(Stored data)
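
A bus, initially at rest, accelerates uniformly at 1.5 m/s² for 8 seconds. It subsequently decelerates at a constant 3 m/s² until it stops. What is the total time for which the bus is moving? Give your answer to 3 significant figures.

12.0 s

Phase 1 (accelerating): v₀ = 0 m/s, a = 1.5 m/s².
v = v₀ + at = 0 + (1.5)(8) = 12.0 m/s
Δx = v₀t + ½at² = 0·8 + 0.5·1.5·8² = 48.0 m

Phase 2 (decelerating): v₀ = 12.0 m/s, a = -3 m/s².
v = v₀ + at → t = (0 − 12.0) / -3 = 4.00 s
v² = v₀² + 2aΔx → Δx = (0² − 12.0²)/(2·-3) = 24.0 m
Total time = 8.00 + 4.00 = 12.0 s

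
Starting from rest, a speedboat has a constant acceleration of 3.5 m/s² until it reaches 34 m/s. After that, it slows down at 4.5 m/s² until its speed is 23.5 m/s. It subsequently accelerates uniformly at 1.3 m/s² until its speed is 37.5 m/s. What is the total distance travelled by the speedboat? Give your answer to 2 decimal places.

560.69 m

Phase 1 (accelerating): v₀ = 0 m/s, a = 3.5 m/s².
v = v₀ + at → t = (34 − 0) / 3.5 = 9.71 s
v² = v₀² + 2aΔx → Δx = (34² − 0²)/(2·3.5) = 165 m

Phase 2 (decelerating): v₀ = 34.0 m/s, a = -4.5 m/s².
v = v₀ + at → t = (23.5 − 34.0) / -4.5 = 2.33 s
v² = v₀² + 2aΔx → Δx = (23.5² − 34.0²)/(2·-4.5) = 67.1 m

Phase 3 (accelerating): v₀ = 23.5 m/s, a = 1.3 m/s².
v = v₀ + at → t = (37.5 − 23.5) / 1.3 = 10.8 s
v² = v₀² + 2aΔx → Δx = (37.5² − 23.5²)/(2·1.3) = 328 m
Total distance = 165 + 67.1 + 328 = 561 m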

# TASK PROMPT
Retype each line above, keeping every character.

# WRITTEN ANSWER
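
A bus, initially at rest, accelerates uniformly at 1.5 m/s² for 8 seconds. It subsequently decelerates at a constant 3 m/s² until it stops. What is the total time for which the bus is moving? Give your answer to 3 significant figures.

12.0 s

Phase 1 (accelerating): v₀ = 0 m/s, a = 1.5 m/s².
v = v₀ + at = 0 + (1.5)(8) = 12.0 m/s
Δx = v₀t + ½at² = 0·8 + 0.5·1.5·8² = 48.0 m

Phase 2 (decelerating): v₀ = 12.0 m/s, a = -3 m/s².
v = v₀ + at → t = (0 − 12.0) / -3 = 4.00 s
v² = v₀² + 2aΔx → Δx = (0² − 12.0²)/(2·-3) = 24.0 m
Total time = 8.00 + 4.00 = 12.0 s

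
Starting from rest, a speedboat has a constant acceleration of 3.5 m/s² until it reaches 34 m/s. After that, it slows down at 4.5 m/s² until its speed is 23.5 m/s. It subsequently accelerates uniformly at 1.3 m/s² until its speed is 37.5 m/s. What is the total distance travelled by the speedboat? Give your answer to 2 decimal places.

560.69 m

Phase 1 (accelerating): v₀ = 0 m/s, a = 3.5 m/s².
v = v₀ + at → t = (34 − 0) / 3.5 = 9.71 s
v² = v₀² + 2aΔx → Δx = (34² − 0²)/(2·3.5) = 165 m

Phase 2 (decelerating): v₀ = 34.0 m/s, a = -4.5 m/s².
v = v₀ + at → t = (23.5 − 34.0) / -4.5 = 2.33 s
v² = v₀² + 2aΔx → Δx = (23.5² − 34.0²)/(2·-4.5) = 67.1 m

Phase 3 (accelerating): v₀ = 23.5 m/s, a = 1.3 m/s².
v = v₀ + at → t = (37.5 − 23.5) / 1.3 = 10.8 s
v² = v₀² + 2aΔx → Δx = (37.5² − 23.5²)/(2·1.3) = 328 m
Total distance = 165 + 67.1 + 328 = 561 m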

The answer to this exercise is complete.